Exercise directions:
When the string "cycles" is part of a line in the data below, report the whole line.

=== Begin Enclosure ===

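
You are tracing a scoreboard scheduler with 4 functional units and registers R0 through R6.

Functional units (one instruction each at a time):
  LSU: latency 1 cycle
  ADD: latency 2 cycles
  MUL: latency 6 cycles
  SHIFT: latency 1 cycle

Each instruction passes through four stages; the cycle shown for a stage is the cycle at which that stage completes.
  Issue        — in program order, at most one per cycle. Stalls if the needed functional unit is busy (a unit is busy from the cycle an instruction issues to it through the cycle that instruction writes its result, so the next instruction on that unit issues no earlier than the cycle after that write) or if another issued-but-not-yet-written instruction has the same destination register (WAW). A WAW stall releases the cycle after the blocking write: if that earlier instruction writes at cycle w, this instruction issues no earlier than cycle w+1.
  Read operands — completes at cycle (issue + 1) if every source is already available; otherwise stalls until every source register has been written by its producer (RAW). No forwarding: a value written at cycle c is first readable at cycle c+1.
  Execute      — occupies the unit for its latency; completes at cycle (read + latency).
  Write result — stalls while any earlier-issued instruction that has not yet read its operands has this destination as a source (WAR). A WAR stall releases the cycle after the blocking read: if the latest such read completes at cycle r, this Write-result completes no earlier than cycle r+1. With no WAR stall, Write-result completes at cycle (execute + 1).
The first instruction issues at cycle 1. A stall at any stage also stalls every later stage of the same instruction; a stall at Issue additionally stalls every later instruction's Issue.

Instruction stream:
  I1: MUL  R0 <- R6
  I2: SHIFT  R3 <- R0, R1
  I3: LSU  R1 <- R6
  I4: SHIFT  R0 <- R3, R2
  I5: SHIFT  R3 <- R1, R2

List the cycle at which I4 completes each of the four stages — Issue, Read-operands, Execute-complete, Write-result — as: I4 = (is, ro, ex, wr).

c1: I1→MUL
c2: I1 RO; I2→SHIFT
c3: I3→LSU
c4: I3 RO
c5: I3 EX
c8: I1 EX
c9: I1 WR R0
c10: I2 RO
c11: I2 EX; I3 WR R1
c12: I2 WR R3
c13: I4→SHIFT
c14: I4 RO
c15: I4 EX
c16: I4 WR R0
c17: I5→SHIFT
c18: I5 RO
c19: I5 EX
c20: I5 WR R3

I4 = (13, 14, 15, 16)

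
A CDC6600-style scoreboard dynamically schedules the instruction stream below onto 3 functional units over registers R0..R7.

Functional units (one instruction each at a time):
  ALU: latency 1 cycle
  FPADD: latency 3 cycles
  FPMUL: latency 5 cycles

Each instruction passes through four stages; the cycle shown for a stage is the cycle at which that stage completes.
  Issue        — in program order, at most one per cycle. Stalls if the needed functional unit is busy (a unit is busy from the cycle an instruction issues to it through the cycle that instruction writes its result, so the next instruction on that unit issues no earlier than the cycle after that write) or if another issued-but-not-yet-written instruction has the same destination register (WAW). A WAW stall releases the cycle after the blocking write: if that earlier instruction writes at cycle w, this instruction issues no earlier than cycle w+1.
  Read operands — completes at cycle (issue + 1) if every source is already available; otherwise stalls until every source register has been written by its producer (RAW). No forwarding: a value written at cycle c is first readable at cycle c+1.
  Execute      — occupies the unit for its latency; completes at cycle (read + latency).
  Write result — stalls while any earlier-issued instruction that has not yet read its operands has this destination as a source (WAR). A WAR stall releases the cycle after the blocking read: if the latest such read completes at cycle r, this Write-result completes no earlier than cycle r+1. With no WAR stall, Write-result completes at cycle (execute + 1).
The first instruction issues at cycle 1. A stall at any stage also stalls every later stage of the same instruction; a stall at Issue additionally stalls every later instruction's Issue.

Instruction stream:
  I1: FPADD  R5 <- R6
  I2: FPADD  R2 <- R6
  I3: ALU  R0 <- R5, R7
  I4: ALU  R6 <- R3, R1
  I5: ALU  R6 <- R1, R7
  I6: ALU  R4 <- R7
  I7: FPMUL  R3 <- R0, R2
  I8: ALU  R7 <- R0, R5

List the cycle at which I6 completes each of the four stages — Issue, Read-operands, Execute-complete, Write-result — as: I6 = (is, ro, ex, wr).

1) issue 1, read 2, done 5, write 6
2) issue 7, read 8, done 11, write 12  <struct: FPADD busy until I1 writes@6>
3) issue 8, read 9, done 10, write 11
4) issue 12, read 13, done 14, write 15  <struct: ALU busy until I3 writes@11>
5) issue 16, read 17, done 18, write 19  <struct: ALU busy until I4 writes@15>
6) issue 20, read 21, done 22, write 23  <struct: ALU busy until I5 writes@19>
7) issue 21, read 22, done 27, write 28
8) issue 24, read 25, done 26, write 27  <struct: ALU busy until I6 writes@23>

I6 = (20, 21, 22, 23)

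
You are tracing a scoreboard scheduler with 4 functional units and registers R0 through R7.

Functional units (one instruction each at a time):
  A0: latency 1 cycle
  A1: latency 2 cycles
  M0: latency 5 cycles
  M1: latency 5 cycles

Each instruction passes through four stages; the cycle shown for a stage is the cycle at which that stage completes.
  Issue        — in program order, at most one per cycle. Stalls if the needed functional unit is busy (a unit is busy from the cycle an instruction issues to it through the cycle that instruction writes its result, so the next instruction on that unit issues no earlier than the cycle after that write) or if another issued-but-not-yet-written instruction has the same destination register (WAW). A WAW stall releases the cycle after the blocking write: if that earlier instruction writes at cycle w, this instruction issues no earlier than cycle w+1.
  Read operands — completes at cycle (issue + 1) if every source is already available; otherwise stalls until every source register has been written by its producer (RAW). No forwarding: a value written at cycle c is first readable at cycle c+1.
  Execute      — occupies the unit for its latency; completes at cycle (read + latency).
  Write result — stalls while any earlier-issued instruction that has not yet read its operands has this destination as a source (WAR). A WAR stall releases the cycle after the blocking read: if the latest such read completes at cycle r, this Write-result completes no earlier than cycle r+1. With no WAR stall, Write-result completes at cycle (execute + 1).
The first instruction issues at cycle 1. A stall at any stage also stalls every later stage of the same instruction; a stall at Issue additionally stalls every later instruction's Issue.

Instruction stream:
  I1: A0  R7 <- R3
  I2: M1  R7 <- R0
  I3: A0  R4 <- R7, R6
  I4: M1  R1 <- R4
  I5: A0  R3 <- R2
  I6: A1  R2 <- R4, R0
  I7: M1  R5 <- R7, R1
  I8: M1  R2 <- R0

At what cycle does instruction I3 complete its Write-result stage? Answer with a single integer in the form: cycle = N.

cycle = 15

I1  is:1  ro:2  ex:3  wr:4
I2  is:5  ro:6  ex:11  wr:12  — WAW R7: wait I1 write@4
I3  is:6  ro:13  ex:14  wr:15  — RAW R7: wait I2 write@12
I4  is:13  ro:16  ex:21  wr:22  — struct: M1 busy until I2 writes@12, RAW R4: wait I3 write@15
I5  is:16  ro:17  ex:18  wr:19  — struct: A0 busy until I3 writes@15
I6  is:17  ro:18  ex:20  wr:21
I7  is:23  ro:24  ex:29  wr:30  — struct: M1 busy until I4 writes@22
I8  is:31  ro:32  ex:37  wr:38  — struct: M1 busy until I7 writes@30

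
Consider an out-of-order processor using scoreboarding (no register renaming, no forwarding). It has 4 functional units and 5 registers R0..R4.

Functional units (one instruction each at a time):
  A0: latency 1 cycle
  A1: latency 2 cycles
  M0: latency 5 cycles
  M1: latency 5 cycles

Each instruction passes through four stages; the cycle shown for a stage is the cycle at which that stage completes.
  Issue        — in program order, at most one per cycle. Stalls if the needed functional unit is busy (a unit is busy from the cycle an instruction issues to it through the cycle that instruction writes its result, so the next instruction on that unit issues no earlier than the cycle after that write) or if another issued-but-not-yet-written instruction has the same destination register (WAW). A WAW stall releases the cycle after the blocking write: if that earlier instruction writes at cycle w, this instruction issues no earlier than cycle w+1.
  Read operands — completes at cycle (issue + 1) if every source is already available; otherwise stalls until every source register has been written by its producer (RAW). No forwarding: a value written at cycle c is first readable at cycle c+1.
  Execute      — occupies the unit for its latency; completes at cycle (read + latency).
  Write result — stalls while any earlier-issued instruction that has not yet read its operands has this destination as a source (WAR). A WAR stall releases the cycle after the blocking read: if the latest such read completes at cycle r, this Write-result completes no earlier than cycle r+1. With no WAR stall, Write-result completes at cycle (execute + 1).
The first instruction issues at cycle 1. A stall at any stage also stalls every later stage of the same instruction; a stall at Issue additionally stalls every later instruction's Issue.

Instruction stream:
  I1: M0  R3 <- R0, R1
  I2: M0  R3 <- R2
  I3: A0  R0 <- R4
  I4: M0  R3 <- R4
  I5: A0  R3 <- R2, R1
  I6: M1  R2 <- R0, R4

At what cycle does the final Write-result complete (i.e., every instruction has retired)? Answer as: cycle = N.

cycle = 33

[1] issue I1 (M0)
[2] I1 read-ops
[7] I1 finished on M0
[8] I1→R3
[9] issue I2 (M0)
[10] I2 read-ops; issue I3 (A0)
[11] I3 read-ops
[12] I3 finished on A0
[13] I3→R0
[15] I2 finished on M0
[16] I2→R3
[17] issue I4 (M0)
[18] I4 read-ops
[23] I4 finished on M0
[24] I4→R3
[25] issue I5 (A0)
[26] I5 read-ops; issue I6 (M1)
[27] I5 finished on A0; I6 read-ops
[28] I5→R3
[32] I6 finished on M1
[33] I6→R2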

=== End Enclosure ===

Answer space:
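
  ADD: latency 2 cycles
  MUL: latency 6 cycles
  FPADD: latency 3 cycles
  FPMUL: latency 5 cycles
  A1: latency 2 cycles
  M0: latency 5 cycles
  M1: latency 5 cycles
  A1: latency 2 cycles
  M0: latency 5 cycles
  M1: latency 5 cycles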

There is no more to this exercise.